*** Task data Section Begins ***

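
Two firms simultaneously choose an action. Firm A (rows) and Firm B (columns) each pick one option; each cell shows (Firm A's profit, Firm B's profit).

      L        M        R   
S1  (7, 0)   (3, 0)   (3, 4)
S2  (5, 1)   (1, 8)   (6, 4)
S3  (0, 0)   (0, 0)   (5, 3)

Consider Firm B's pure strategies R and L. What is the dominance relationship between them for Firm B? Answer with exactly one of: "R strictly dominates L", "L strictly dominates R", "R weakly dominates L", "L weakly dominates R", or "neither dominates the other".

R strictly dominates L

Compare R to L across each choice by Firm A: S1: 4>0, S2: 4>1, S3: 3>0.
Every comparison favours R, so R strictly dominates L.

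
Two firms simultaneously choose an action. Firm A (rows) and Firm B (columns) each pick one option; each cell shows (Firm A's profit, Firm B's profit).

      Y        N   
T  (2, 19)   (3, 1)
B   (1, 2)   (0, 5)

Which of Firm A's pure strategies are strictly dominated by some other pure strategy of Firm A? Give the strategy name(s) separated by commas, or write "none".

T: no other strategy beats it everywhere (B at Y (2>1)).
B is strictly dominated by T (Y: 2>1, N: 3>0).

B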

*** Task data Section Ends ***

■ Problem to work on
Write an exact transcription of every entry above.

■ Answer to this task
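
Two firms simultaneously choose an action. Firm A (rows) and Firm B (columns) each pick one option; each cell shows (Firm A's profit, Firm B's profit).

      L        M        R   
S1  (7, 0)   (3, 0)   (3, 4)
S2  (5, 1)   (1, 8)   (6, 4)
S3  (0, 0)   (0, 0)   (5, 3)

Consider Firm B's pure strategies R and L. What is the dominance relationship between them for Firm B? Answer with exactly one of: "R strictly dominates L", "L strictly dominates R", "R weakly dominates L", "L weakly dominates R", or "neither dominates the other".

R strictly dominates L

Compare R to L across each choice by Firm A: S1: 4>0, S2: 4>1, S3: 3>0.
Every comparison favours R, so R strictly dominates L.

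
Two firms simultaneously choose an action. Firm A (rows) and Firm B (columns) each pick one option; each cell shows (Firm A's profit, Firm B's profit).

      Y        N   
T  (2, 19)   (3, 1)
B   (1, 2)   (0, 5)

Which of Firm A's pure strategies are strictly dominated by some other pure strategy of Firm A? Give the strategy name(s) separated by commas, or write "none".

T: no other strategy beats it everywhere (B at Y (2>1)).
B is strictly dominated by T (Y: 2>1, N: 3>0).

B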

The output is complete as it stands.